● What the task asks
Would you set down every entry shown below, precisely as written?

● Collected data
<<<<
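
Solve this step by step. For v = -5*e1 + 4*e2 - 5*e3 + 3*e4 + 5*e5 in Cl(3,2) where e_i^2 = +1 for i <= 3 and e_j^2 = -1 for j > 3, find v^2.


v^2 = sum of c_i^2 * e_i^2
Positive signature terms (e_i^2 = +1): (-5)^2 + 4^2 + (-5)^2 = 66
Negative signature terms (e_j^2 = -1): 3^2 + 5^2 = 34
v^2 = 66 - 34 = 32


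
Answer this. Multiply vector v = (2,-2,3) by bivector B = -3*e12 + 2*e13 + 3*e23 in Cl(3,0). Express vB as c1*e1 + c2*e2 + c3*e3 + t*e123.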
>>>>
● Answer to the exercise
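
Solve this step by step. For v = -5*e1 + 4*e2 - 5*e3 + 3*e4 + 5*e5 in Cl(3,2) where e_i^2 = +1 for i <= 3 and e_j^2 = -1 for j > 3, find v^2.


v^2 = sum of c_i^2 * e_i^2
Positive signature terms (e_i^2 = +1): (-5)^2 + 4^2 + (-5)^2 = 66
Negative signature terms (e_j^2 = -1): 3^2 + 5^2 = 34
v^2 = 66 - 34 = 32


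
Answer this. Multiply vector v = (2,-2,3) by bivector B = -3*e12 + 2*e13 + 3*e23 in Cl(3,0). Express vB as c1*e1 + c2*e2 + c3*e3 + t*e123.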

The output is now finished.